THE PROBLEM:
From the first line to the last, transcribe the data exactly.

(Stored data entries)
____________________

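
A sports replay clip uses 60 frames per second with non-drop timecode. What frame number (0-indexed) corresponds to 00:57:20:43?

Total seconds to the label: (0 × 3600 + 57 × 60 + 20) = 3440.
Frame index = 3440 × 60 + 43 = 206443.

206443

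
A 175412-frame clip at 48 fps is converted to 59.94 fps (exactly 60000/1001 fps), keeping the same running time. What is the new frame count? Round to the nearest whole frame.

219046 frames

Frames at target rate = 175412 × (60000/1001) / (48) = 219265000/1001 ≈ 219045.954.
Nearest whole frame: 219046.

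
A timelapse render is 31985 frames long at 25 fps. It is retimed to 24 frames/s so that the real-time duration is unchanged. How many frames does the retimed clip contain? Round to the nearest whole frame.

Frames at target rate = 31985 × (24) / (25) = 153528/5 ≈ 30705.600.
Nearest whole frame: 30706.

30706 frames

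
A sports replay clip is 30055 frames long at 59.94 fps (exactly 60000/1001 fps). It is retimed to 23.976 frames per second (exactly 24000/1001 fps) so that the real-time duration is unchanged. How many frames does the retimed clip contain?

Target frames = source frames × (target rate / source rate) = 30055 × (24000/1001)/(60000/1001) = 30055 × 2/5 = 12022.

12022 frames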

____________________

WRITTEN SOLUTION:
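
A sports replay clip uses 60 frames per second with non-drop timecode. What frame number (0-indexed) corresponds to 00:57:20:43?

Total seconds to the label: (0 × 3600 + 57 × 60 + 20) = 3440.
Frame index = 3440 × 60 + 43 = 206443.

206443

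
A 175412-frame clip at 48 fps is converted to 59.94 fps (exactly 60000/1001 fps), keeping the same running time. What is the new frame count? Round to the nearest whole frame.

219046 frames

Frames at target rate = 175412 × (60000/1001) / (48) = 219265000/1001 ≈ 219045.954.
Nearest whole frame: 219046.

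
A timelapse render is 31985 frames long at 25 fps. It is retimed to 24 frames/s so that the real-time duration is unchanged. How many frames does the retimed clip contain? Round to the nearest whole frame.

Frames at target rate = 31985 × (24) / (25) = 153528/5 ≈ 30705.600.
Nearest whole frame: 30706.

30706 frames

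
A sports replay clip is 30055 frames long at 59.94 fps (exactly 60000/1001 fps). It is retimed to 23.976 frames per second (exactly 24000/1001 fps) so that the real-time duration is unchanged. How many frames does the retimed clip contain?

Target frames = source frames × (target rate / source rate) = 30055 × (24000/1001)/(60000/1001) = 30055 × 2/5 = 12022.

12022 frames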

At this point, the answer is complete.